Material for the task
────────────────────
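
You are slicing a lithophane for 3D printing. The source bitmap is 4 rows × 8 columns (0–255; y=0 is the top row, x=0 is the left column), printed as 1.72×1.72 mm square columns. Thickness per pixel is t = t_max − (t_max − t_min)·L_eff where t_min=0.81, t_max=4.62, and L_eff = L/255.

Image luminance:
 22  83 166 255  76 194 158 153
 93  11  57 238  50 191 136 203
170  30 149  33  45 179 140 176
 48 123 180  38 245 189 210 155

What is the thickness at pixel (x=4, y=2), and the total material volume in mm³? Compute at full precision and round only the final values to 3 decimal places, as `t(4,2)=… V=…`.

span = t_max - t_min = 4.62 - 0.81 = 3.810
L(4,2) = 45, L_eff = 45/255 = 0.176471
t(4,2) = 4.62 - 3.810·0.176471 = 3.948
Σt over all 4·8 pixels = 180937/2125 ≈ 85.1468235
V = pitch²·Σt = 1.72²·180937/2125 = 251.898

t(4,2)=3.948 V=251.898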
────────────────────
Action item
All entries must be repeated exactly.

Exercise result
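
You are slicing a lithophane for 3D printing. The source bitmap is 4 rows × 8 columns (0–255; y=0 is the top row, x=0 is the left column), printed as 1.72×1.72 mm square columns. Thickness per pixel is t = t_max − (t_max − t_min)·L_eff where t_min=0.81, t_max=4.62, and L_eff = L/255.

Image luminance:
 22  83 166 255  76 194 158 153
 93  11  57 238  50 191 136 203
170  30 149  33  45 179 140 176
 48 123 180  38 245 189 210 155

What is the thickness at pixel (x=4, y=2), and the total material volume in mm³? Compute at full precision and round only the final values to 3 decimal places, as `t(4,2)=… V=…`.

span = t_max - t_min = 4.62 - 0.81 = 3.810
L(4,2) = 45, L_eff = 45/255 = 0.176471
t(4,2) = 4.62 - 3.810·0.176471 = 3.948
Σt over all 4·8 pixels = 180937/2125 ≈ 85.1468235
V = pitch²·Σt = 1.72²·180937/2125 = 251.898

t(4,2)=3.948 V=251.898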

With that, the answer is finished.